======== Raw data ========
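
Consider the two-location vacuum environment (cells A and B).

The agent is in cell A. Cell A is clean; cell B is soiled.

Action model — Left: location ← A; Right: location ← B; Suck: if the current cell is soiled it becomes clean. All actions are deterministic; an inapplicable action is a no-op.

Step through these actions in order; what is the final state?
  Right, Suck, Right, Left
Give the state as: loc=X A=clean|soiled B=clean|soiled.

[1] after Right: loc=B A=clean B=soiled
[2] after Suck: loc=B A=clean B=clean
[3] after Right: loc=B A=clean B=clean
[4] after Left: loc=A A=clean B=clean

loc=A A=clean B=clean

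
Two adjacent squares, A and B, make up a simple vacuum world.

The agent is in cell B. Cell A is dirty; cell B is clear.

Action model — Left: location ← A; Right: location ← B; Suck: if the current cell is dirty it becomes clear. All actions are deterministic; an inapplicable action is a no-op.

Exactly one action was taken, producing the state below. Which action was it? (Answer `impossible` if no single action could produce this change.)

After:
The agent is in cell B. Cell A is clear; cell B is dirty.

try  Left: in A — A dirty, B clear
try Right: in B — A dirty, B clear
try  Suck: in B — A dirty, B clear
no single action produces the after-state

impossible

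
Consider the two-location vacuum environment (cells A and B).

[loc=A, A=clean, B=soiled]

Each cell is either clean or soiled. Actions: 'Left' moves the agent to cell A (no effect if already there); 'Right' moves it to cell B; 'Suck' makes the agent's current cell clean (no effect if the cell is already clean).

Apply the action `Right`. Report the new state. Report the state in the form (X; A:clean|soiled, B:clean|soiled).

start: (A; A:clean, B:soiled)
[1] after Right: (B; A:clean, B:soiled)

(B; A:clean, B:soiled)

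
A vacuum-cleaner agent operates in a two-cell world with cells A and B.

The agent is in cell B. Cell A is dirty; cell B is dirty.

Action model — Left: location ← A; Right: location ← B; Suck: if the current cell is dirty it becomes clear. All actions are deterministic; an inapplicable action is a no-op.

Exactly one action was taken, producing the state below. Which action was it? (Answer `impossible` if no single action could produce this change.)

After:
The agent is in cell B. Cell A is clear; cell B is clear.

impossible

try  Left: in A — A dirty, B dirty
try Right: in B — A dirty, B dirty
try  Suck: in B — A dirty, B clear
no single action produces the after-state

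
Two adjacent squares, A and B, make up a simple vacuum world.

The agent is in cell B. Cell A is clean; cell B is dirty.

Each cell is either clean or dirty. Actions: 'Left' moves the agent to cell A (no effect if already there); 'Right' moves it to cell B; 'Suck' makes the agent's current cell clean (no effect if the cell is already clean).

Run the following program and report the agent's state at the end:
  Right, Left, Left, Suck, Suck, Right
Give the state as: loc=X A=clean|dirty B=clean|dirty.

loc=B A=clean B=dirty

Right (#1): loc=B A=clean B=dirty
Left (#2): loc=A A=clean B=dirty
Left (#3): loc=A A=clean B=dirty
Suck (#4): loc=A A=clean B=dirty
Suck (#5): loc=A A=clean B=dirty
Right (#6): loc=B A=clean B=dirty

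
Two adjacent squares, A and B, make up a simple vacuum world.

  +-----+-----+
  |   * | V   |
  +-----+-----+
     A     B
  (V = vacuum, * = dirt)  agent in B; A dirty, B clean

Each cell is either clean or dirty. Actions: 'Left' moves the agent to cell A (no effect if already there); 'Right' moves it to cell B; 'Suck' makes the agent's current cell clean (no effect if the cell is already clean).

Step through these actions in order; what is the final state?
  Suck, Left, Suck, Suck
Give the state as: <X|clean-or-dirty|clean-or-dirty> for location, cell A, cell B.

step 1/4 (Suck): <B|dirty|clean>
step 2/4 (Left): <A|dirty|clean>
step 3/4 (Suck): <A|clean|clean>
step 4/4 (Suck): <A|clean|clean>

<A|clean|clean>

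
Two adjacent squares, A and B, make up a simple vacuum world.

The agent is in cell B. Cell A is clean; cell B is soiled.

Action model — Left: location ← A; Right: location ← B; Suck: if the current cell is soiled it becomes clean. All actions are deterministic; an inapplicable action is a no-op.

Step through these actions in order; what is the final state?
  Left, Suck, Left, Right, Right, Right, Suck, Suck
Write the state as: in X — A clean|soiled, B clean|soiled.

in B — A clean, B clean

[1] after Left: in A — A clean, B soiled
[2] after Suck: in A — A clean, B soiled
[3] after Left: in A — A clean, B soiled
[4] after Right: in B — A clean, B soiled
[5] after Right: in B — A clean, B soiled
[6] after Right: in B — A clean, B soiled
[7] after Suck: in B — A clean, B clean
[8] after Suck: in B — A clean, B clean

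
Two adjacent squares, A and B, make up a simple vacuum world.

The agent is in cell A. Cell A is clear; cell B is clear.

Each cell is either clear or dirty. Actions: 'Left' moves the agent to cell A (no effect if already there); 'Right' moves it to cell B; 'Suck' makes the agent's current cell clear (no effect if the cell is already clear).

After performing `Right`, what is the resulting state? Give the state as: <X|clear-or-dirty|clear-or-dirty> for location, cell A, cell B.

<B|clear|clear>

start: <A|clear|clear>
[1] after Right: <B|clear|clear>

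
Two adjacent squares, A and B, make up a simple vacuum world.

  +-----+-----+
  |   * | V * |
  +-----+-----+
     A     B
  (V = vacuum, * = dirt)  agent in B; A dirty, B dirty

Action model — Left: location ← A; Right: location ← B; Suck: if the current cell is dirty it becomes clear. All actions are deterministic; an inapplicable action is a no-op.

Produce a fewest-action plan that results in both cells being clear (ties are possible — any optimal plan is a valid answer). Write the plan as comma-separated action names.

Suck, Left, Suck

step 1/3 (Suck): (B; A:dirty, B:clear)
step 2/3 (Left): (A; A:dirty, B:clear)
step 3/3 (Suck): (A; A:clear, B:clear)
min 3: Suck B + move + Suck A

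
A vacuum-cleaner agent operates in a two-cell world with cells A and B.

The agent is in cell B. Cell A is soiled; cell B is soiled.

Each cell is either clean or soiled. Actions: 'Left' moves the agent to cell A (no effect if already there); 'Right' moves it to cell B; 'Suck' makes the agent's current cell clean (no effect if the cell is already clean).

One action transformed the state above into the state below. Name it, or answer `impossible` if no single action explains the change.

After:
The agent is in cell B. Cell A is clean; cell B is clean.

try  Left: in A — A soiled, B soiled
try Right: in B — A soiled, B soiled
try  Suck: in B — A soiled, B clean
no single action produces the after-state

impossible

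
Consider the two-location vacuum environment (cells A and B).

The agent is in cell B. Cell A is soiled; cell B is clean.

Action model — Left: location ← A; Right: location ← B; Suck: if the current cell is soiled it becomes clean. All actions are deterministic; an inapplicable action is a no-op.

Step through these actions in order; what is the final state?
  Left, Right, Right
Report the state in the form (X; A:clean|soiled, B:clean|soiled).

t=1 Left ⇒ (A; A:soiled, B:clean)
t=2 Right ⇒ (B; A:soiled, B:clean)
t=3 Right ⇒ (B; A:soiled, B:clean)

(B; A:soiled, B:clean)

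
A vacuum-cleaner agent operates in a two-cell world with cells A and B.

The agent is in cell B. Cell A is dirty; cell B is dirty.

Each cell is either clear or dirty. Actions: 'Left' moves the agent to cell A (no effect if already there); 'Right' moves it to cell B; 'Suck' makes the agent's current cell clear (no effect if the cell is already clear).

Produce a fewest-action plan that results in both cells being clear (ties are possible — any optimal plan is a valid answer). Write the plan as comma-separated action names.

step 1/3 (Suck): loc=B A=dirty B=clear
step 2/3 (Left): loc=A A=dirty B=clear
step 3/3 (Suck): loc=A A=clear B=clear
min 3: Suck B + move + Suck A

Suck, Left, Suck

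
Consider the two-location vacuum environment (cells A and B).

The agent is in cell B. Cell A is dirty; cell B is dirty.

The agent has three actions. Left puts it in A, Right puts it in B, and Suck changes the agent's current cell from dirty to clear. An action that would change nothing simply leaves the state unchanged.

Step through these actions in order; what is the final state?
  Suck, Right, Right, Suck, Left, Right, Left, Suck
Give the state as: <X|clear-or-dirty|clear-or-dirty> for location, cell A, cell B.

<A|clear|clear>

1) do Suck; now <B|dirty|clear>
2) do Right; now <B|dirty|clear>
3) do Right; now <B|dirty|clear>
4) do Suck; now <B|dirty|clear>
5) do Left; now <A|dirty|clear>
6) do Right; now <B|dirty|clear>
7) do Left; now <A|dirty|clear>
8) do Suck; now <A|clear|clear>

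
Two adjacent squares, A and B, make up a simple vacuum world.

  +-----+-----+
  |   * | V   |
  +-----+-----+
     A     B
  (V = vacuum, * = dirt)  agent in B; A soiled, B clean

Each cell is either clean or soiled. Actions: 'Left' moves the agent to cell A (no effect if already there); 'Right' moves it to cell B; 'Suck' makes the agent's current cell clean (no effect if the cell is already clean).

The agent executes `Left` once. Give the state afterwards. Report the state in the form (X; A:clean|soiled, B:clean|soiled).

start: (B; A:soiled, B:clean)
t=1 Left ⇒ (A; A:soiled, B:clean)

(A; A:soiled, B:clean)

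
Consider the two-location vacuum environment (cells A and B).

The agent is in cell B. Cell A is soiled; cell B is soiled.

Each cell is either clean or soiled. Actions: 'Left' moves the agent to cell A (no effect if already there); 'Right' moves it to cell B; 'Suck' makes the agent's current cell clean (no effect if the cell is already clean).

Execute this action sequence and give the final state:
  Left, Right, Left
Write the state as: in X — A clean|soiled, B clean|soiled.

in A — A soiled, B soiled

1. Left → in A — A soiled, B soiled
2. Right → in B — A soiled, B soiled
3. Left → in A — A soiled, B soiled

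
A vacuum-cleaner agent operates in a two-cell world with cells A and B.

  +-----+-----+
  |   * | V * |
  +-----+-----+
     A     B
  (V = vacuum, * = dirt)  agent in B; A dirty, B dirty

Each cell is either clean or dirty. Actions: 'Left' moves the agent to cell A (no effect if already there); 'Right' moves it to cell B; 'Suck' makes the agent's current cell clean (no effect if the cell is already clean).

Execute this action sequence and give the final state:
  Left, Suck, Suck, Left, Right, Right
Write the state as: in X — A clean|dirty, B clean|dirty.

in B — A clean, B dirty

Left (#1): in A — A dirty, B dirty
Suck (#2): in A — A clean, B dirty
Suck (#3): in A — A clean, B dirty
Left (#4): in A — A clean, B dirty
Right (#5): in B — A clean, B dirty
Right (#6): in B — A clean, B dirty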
========
======== Raw data ========
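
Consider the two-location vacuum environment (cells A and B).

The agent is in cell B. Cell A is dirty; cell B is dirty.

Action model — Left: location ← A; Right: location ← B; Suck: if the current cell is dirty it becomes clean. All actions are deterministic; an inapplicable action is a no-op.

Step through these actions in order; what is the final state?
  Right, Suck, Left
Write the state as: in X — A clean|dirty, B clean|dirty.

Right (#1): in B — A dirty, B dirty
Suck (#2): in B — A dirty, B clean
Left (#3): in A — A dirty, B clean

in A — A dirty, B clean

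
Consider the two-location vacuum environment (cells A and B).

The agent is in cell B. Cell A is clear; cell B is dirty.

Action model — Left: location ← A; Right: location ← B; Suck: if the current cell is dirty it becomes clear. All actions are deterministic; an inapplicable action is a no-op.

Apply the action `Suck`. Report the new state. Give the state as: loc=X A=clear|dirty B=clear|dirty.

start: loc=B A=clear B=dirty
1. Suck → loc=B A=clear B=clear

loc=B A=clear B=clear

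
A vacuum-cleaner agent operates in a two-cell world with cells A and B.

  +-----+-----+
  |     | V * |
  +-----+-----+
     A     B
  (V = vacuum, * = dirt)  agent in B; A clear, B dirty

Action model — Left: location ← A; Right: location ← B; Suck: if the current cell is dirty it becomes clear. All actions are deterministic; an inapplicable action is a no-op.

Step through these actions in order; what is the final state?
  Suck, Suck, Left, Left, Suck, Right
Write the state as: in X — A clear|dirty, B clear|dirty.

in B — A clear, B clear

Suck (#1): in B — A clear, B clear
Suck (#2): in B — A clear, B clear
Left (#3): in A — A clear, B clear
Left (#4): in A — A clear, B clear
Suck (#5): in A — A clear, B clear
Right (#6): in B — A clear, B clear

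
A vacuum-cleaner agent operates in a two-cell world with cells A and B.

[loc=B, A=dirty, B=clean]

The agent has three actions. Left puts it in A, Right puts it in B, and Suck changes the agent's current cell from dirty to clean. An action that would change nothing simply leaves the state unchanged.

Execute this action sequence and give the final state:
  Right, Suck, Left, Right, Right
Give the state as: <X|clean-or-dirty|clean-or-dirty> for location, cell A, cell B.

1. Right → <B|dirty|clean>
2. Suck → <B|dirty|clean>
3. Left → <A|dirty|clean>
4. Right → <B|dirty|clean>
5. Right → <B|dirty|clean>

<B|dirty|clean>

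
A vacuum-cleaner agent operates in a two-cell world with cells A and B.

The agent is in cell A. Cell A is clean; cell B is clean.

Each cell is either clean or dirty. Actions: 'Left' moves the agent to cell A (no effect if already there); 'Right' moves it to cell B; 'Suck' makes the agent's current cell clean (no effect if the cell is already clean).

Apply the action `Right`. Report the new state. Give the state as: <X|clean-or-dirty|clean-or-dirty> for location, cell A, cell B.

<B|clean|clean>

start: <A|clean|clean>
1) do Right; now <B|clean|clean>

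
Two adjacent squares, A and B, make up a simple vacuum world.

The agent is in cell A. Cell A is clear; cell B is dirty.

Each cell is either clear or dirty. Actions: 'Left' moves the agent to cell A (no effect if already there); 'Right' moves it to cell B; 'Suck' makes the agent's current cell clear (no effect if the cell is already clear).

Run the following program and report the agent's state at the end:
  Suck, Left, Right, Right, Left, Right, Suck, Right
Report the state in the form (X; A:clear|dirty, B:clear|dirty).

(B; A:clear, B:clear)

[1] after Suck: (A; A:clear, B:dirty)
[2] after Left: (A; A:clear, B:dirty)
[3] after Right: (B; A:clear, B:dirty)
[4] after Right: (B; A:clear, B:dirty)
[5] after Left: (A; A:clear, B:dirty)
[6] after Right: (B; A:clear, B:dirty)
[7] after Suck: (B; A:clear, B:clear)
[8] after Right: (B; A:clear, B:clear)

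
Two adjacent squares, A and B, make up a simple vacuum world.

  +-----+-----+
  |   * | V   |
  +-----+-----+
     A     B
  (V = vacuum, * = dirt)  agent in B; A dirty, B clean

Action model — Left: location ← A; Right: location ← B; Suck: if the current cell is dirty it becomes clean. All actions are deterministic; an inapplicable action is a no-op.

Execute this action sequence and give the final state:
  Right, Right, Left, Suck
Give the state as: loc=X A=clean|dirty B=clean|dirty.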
========
======== Raw data ========
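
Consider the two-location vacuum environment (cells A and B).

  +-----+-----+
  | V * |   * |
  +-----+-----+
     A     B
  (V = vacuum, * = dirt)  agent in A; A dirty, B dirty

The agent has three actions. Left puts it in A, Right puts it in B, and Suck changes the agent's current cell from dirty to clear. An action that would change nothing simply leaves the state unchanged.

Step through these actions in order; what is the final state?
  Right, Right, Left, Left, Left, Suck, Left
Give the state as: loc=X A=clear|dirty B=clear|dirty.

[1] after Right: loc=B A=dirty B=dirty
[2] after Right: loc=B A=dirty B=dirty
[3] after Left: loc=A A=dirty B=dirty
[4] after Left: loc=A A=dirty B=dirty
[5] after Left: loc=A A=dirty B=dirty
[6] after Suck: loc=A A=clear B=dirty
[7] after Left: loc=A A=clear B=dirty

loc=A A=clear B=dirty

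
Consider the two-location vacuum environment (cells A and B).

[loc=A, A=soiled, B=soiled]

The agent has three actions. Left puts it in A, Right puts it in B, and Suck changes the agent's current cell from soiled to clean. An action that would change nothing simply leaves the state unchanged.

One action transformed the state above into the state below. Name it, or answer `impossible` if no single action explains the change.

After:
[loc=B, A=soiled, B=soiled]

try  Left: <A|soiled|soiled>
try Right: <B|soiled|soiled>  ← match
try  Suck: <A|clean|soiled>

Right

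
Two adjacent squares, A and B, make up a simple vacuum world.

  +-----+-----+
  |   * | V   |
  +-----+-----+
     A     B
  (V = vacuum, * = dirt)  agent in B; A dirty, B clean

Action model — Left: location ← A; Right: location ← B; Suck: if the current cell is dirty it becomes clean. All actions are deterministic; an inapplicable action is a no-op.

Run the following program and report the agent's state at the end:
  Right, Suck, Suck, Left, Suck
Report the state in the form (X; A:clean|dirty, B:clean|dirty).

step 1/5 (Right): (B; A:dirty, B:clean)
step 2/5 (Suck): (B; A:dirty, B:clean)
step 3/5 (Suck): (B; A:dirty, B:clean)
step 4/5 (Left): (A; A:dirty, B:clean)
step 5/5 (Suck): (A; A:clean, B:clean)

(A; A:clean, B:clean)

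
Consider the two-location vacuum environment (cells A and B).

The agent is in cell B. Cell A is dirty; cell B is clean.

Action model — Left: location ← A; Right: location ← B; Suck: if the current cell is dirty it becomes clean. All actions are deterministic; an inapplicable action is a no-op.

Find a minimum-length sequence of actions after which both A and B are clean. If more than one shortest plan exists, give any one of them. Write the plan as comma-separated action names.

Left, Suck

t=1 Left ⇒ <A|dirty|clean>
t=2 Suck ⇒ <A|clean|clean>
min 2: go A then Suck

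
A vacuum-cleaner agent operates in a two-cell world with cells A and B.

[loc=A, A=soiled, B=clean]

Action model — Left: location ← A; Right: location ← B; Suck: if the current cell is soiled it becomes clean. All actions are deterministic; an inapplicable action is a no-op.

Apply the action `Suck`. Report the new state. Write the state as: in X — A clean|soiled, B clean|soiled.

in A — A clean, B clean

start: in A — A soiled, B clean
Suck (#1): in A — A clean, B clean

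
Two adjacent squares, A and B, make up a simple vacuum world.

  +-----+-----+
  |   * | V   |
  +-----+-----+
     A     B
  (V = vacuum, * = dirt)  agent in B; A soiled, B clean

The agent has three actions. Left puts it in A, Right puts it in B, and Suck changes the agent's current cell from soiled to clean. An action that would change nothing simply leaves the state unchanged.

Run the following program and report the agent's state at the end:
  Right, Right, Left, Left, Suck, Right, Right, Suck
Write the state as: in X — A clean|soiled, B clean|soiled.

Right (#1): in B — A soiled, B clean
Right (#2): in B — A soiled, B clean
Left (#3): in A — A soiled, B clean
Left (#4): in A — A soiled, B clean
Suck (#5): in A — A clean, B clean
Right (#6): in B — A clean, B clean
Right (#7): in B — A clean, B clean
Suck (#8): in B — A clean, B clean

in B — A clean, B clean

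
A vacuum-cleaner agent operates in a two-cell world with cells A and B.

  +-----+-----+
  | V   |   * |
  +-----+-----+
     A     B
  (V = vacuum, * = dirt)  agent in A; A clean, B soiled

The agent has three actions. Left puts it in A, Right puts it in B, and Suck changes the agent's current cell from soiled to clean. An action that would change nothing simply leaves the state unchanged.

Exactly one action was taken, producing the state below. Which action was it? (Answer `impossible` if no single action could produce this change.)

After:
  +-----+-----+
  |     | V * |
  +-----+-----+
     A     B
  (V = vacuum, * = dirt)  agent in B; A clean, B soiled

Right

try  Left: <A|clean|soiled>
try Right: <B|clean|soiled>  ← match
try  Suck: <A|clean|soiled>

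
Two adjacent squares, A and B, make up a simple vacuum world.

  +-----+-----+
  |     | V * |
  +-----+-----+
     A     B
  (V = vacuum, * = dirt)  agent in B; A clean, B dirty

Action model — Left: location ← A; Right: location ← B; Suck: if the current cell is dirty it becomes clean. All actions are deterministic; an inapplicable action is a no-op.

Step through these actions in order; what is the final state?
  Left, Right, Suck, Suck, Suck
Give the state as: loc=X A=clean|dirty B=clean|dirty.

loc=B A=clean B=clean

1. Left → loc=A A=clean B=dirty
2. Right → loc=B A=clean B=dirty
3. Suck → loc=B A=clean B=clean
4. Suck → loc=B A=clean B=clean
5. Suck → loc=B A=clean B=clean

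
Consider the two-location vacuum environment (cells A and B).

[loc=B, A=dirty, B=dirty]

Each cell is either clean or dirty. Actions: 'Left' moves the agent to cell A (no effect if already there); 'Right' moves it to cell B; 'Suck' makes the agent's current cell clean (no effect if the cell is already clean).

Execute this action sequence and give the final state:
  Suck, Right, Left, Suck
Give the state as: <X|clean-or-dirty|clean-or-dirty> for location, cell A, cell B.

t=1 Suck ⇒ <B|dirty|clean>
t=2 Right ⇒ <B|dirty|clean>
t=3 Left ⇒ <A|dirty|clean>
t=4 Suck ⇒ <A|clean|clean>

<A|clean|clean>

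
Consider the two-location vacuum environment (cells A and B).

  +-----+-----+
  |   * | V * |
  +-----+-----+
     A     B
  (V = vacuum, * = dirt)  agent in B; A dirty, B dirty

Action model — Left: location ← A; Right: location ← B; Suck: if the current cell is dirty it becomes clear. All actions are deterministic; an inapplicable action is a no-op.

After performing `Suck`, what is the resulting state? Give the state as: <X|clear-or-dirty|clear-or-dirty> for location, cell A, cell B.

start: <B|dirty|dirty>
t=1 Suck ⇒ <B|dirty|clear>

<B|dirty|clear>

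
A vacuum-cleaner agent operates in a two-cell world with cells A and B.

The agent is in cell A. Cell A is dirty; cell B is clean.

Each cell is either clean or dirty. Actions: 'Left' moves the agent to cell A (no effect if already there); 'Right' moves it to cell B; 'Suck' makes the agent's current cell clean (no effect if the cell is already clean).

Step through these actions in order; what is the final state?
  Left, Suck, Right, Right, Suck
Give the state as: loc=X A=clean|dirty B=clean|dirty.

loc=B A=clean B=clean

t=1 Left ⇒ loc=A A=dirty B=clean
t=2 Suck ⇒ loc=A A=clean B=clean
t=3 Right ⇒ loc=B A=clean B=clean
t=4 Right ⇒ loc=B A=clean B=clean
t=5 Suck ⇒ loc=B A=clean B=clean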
========
Given the records above, reproduce precisely and only the lines between the line holding "Suck, Right, Left, Suck" and the line holding "The agent is in cell A. Cell A is dirty;", inclusive.

### Answer
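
  Suck, Right, Left, Suck
Give the state as: <X|clean-or-dirty|clean-or-dirty> for location, cell A, cell B.

t=1 Suck ⇒ <B|dirty|clean>
t=2 Right ⇒ <B|dirty|clean>
t=3 Left ⇒ <A|dirty|clean>
t=4 Suck ⇒ <A|clean|clean>

<A|clean|clean>

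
Consider the two-location vacuum environment (cells A and B).

  +-----+-----+
  |   * | V * |
  +-----+-----+
     A     B
  (V = vacuum, * = dirt)  agent in B; A dirty, B dirty

Action model — Left: location ← A; Right: location ← B; Suck: if the current cell is dirty it becomes clear. All actions are deterministic; an inapplicable action is a no-op.

After performing `Suck`, what is the resulting state? Give the state as: <X|clear-or-dirty|clear-or-dirty> for location, cell A, cell B.

start: <B|dirty|dirty>
t=1 Suck ⇒ <B|dirty|clear>

<B|dirty|clear>

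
A vacuum-cleaner agent operates in a two-cell world with cells A and B.

The agent is in cell A. Cell A is dirty; cell B is clean.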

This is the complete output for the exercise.